*** Record extracts ***

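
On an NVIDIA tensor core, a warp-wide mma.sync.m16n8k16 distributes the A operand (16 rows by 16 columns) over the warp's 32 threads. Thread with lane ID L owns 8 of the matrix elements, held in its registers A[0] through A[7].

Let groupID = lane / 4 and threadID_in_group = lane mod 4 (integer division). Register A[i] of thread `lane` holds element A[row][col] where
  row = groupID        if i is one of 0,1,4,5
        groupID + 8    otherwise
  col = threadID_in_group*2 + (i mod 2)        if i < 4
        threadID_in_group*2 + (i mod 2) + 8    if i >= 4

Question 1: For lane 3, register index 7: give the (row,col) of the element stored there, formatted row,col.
8,15

lane 3⇒3/4=0, 3 mod 4=3
i=7  r:0+8⇒8  c:2·3+1+8⇒15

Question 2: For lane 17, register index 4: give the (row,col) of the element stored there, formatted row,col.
4,10

lane 17→17/4=4, 17 mod 4=1
i=4  r:4+0→4  c:2·1+0+8→10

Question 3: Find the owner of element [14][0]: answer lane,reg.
24,2

r=14⇒gr=6,Rb=1  c=0⇒Cb=0,th=0,odd=0
L=6*4+0=24  i=0*4+1*2+0=2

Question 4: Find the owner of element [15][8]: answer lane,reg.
r=15→G=7,rhi=1  c=8→chi=1,T=0,p=0
L=7*4+0=28  i=1*4+1*2+0=6

28,6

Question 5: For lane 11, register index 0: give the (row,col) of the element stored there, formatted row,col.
2,6

lane 11: gr=2 (11/4), th=3 (11%4)
i=0: r=2+0=2, c=3*2+0+0=6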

*** End of Record extracts ***

■ **Problem statement**
Repeat only the lines running from the line that contains "Question 2: For" through the last line above, inclusive.

■ **Solution to this problem**
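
Question 2: For lane 17, register index 4: give the (row,col) of the element stored there, formatted row,col.
4,10

lane 17→17/4=4, 17 mod 4=1
i=4  r:4+0→4  c:2·1+0+8→10

Question 3: Find the owner of element [14][0]: answer lane,reg.
24,2

r=14⇒gr=6,Rb=1  c=0⇒Cb=0,th=0,odd=0
L=6*4+0=24  i=0*4+1*2+0=2

Question 4: Find the owner of element [15][8]: answer lane,reg.
r=15→G=7,rhi=1  c=8→chi=1,T=0,p=0
L=7*4+0=28  i=1*4+1*2+0=6

28,6

Question 5: For lane 11, register index 0: give the (row,col) of the element stored there, formatted row,col.
2,6

lane 11: gr=2 (11/4), th=3 (11%4)
i=0: r=2+0=2, c=3*2+0+0=6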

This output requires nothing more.